# [GOAL OF THE EXERCISE]
Only lines containing the word "half" belong in the answer; copy each one from the records.

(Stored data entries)
◇ ◇ ◇ ◇ ◇

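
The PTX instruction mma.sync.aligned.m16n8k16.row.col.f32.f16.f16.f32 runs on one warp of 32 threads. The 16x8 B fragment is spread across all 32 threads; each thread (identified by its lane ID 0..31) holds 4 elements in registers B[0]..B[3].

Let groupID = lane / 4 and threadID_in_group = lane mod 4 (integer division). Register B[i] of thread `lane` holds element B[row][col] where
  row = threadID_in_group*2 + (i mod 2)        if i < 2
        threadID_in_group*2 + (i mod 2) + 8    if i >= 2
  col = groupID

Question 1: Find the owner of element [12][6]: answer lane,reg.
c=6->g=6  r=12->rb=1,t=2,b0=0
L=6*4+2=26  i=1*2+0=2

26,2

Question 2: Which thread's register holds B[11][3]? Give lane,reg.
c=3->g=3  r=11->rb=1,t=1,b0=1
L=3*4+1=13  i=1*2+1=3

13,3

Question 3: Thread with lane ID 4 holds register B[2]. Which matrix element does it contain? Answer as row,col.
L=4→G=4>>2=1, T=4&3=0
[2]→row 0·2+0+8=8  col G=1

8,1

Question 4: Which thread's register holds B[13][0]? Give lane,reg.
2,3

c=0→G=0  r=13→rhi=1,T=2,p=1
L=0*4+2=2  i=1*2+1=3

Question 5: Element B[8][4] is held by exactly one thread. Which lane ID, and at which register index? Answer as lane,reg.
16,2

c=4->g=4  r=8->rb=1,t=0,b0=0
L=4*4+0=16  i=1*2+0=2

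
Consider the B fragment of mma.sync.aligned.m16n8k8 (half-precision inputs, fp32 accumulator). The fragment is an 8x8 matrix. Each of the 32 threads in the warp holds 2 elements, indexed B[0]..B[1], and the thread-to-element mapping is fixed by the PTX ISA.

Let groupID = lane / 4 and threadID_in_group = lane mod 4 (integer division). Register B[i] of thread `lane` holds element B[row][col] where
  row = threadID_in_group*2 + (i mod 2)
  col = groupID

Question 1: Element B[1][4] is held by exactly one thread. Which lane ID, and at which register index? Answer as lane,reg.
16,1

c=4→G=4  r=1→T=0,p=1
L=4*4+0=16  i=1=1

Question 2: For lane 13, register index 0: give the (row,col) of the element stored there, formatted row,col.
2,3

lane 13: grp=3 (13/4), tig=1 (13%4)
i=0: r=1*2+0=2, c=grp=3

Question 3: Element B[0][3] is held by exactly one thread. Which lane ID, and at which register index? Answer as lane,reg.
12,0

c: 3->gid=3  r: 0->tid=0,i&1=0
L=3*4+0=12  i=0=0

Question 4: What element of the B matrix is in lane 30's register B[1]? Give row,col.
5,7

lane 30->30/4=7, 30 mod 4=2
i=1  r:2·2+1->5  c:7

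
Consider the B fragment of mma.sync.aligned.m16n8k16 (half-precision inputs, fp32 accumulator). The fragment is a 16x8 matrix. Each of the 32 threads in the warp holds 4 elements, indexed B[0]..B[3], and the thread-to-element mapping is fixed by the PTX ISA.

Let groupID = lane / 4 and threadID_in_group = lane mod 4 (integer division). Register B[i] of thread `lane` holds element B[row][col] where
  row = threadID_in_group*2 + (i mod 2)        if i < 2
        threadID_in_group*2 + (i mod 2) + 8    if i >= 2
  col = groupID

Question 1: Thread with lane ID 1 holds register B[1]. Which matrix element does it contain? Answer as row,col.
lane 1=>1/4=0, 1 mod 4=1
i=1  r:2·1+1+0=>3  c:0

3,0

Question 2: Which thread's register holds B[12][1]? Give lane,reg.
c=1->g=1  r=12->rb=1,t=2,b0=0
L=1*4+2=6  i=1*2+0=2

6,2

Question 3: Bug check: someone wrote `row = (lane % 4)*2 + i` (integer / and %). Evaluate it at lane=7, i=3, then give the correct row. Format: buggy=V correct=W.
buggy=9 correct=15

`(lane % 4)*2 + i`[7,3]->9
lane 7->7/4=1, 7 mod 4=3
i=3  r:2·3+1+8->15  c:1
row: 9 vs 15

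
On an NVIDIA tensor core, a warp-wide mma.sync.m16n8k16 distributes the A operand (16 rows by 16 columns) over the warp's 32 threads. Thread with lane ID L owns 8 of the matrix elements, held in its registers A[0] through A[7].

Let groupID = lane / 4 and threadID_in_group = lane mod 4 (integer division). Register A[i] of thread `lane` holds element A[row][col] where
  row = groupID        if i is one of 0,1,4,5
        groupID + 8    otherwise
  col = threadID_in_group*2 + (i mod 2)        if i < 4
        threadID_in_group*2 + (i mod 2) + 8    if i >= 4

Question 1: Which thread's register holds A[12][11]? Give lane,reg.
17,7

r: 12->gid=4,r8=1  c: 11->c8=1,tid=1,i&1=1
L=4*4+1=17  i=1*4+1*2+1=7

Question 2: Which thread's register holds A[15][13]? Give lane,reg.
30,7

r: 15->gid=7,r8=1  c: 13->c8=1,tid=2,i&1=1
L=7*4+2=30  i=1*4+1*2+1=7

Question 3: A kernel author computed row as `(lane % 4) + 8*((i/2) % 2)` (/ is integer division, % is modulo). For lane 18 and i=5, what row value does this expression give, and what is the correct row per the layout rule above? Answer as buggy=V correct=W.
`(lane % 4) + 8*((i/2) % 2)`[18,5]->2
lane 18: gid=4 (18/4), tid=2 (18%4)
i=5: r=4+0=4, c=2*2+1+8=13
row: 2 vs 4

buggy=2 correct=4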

◇ ◇ ◇ ◇ ◇

# [PROBLEM SOLUTION]
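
Consider the B fragment of mma.sync.aligned.m16n8k8 (half-precision inputs, fp32 accumulator). The fragment is an 8x8 matrix. Each of the 32 threads in the warp holds 2 elements, indexed B[0]..B[1], and the thread-to-element mapping is fixed by the PTX ISA.
Consider the B fragment of mma.sync.aligned.m16n8k16 (half-precision inputs, fp32 accumulator). The fragment is a 16x8 matrix. Each of the 32 threads in the warp holds 4 elements, indexed B[0]..B[3], and the thread-to-element mapping is fixed by the PTX ISA.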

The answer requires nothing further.